→ **Problem details**:
Look through the data below and show every line that includes "Services".

→ **The data**:
= = = = = = =

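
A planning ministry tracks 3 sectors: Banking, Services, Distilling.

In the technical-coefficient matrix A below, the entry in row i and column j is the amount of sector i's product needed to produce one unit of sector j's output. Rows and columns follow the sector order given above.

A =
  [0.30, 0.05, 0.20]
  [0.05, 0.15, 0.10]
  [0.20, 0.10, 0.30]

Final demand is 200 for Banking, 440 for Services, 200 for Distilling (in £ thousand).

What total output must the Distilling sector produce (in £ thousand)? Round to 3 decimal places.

x_D = 507.599

I − A =
  [   0.70    -0.05    -0.20]
  [  -0.05     0.85    -0.10]
  [  -0.20    -0.10     0.70]
Cofactors of I−A, C_ij = (−1)^(i+j)·(minor ij) (rows/columns in the sector order above):
  C_11 = (0.85)(0.70) − (-0.10)(-0.10) = 0.5850
  C_12 = −[(-0.05)(0.70) − (-0.10)(-0.20)] = 0.0550
  C_13 = (-0.05)(-0.10) − (0.85)(-0.20) = 0.1750
  C_21 = −[(-0.05)(0.70) − (-0.20)(-0.10)] = 0.0550
  C_22 = (0.70)(0.70) − (-0.20)(-0.20) = 0.4500
  C_23 = −[(0.70)(-0.10) − (-0.05)(-0.20)] = 0.0800
  C_31 = (-0.05)(-0.10) − (-0.20)(0.85) = 0.1750
  C_32 = −[(0.70)(-0.10) − (-0.20)(-0.05)] = 0.0800
  C_33 = (0.70)(0.85) − (-0.05)(-0.05) = 0.5925
det(I−A) = Σ_j (I−A)_1j·C_1j = (0.70)(0.5850) + (-0.05)(0.0550) + (-0.20)(0.1750) = 0.37175
adj(I−A) = Cᵀ =
  [ 0.5850   0.0550   0.1750]
  [ 0.0550   0.4500   0.0800]
  [ 0.1750   0.0800   0.5925]
(I − A)⁻¹ = adj(I−A) / det(I−A) ≈
  [   1.5736     0.1479     0.4707]
  [   0.1479     1.2105     0.2152]
  [   0.4707     0.2152     1.5938]
x = (I − A)⁻¹ d = adj(I−A)·d / det(I−A), with det(I−A) = 0.37175:
  x_B = (0.5850·200 + 0.0550·440 + 0.1750·200) / 0.37175 = 176.20 / 0.37175 ≈ 473.974
  x_S = (0.0550·200 + 0.4500·440 + 0.0800·200) / 0.37175 = 225.00 / 0.37175 ≈ 605.245
  x_D = (0.1750·200 + 0.0800·440 + 0.5925·200) / 0.37175 = 188.70 / 0.37175 ≈ 507.599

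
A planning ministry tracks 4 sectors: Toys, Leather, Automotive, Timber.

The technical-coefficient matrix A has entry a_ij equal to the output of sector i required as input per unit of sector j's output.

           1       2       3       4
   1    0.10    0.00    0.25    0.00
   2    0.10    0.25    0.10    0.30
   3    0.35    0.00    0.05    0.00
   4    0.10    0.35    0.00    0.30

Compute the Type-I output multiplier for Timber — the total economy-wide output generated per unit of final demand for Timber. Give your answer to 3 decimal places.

m_4 = 2.500

I − A =
  [   0.90     0.00    -0.25     0.00]
  [  -0.10     0.75    -0.10    -0.30]
  [  -0.35     0.00     0.95     0.00]
  [  -0.10    -0.35     0.00     0.70]
Compute the cofactors C_ij = (−1)^(i+j)·(3×3 minor ij) of I−A; the adjugate is their transpose:
adj(I−A) = Cᵀ =
  [ 0.399000   0.000000   0.105000   0.000000]
  [ 0.119500   0.537250   0.088000   0.230250]
  [ 0.147000   0.000000   0.378000   0.000000]
  [ 0.116750   0.268625   0.059000   0.575625]
det(I−A) = Σ_j (I−A)_1j·C_1j = (0.90)(0.399000) + (0.00)(0.119500) + (-0.25)(0.147000) + (0.00)(0.116750) = 0.32235
(I − A)⁻¹ = adj(I−A) / det(I−A) ≈
  [   1.2378     0.0000     0.3257     0.0000]
  [   0.3707     1.6667     0.2730     0.7143]
  [   0.4560     0.0000     1.1726     0.0000]
  [   0.3622     0.8333     0.1830     1.7857]
The output multiplier for sector j is the column-j sum of the Leontief inverse (I − A)⁻¹ = adj(I−A) / det(I−A).
Column 4 of adj(I−A): (0.000000, 0.230250, 0.000000, 0.575625); det(I−A) = 0.32235.
m_4 = (0.000000 + 0.230250 + 0.000000 + 0.575625) / 0.32235 = 0.805875 / 0.32235 = 2.500.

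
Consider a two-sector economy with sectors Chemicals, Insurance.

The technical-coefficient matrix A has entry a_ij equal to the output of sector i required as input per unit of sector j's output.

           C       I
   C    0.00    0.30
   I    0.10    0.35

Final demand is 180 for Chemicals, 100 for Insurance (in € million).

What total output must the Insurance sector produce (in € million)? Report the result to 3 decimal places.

x_I = 190.323

I − A =
  [   1.00    -0.30]
  [  -0.10     0.65]
det(I−A) = (1.00)(0.65) − (-0.30)(-0.10) = 0.6200
adj(I−A) = [[0.65, 0.30], [0.10, 1.00]]
(I − A)⁻¹ = adj(I−A) / det(I−A) ≈
  [   1.0484     0.4839]
  [   0.1613     1.6129]
x = (I − A)⁻¹ d = adj(I−A)·d / det(I−A), with det(I−A) = 0.6200:
  x_C = (0.65·180 + 0.30·100) / 0.6200 = 147.00 / 0.6200 ≈ 237.097
  x_I = (0.10·180 + 1.00·100) / 0.6200 = 118.00 / 0.6200 ≈ 190.323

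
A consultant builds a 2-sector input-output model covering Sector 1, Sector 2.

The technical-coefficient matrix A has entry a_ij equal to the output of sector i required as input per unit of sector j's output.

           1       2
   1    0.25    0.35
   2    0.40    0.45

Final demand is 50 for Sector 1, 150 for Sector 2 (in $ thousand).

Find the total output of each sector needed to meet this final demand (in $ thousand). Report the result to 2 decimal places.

x_1 = 293.58, x_2 = 486.24

I − A =
  [   0.75    -0.35]
  [  -0.40     0.55]
det(I−A) = (0.75)(0.55) − (-0.35)(-0.40) = 0.2725
adj(I−A) = [[0.55, 0.35], [0.40, 0.75]]
(I − A)⁻¹ = adj(I−A) / det(I−A) ≈
  [   2.0183     1.2844]
  [   1.4679     2.7523]
x = (I − A)⁻¹ d = adj(I−A)·d / det(I−A), with det(I−A) = 0.2725:
  x_1 = (0.55·50 + 0.35·150) / 0.2725 = 80.00 / 0.2725 ≈ 293.58
  x_2 = (0.40·50 + 0.75·150) / 0.2725 = 132.50 / 0.2725 ≈ 486.24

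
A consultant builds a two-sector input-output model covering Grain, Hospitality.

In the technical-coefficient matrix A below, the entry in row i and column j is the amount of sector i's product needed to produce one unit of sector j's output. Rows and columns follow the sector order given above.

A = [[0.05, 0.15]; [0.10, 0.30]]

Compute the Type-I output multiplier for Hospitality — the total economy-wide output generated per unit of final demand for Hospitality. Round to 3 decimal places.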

= = = = = = =

→ **Problem solution**:
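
A planning ministry tracks 3 sectors: Banking, Services, Distilling.
Final demand is 200 for Banking, 440 for Services, 200 for Distilling (in £ thousand).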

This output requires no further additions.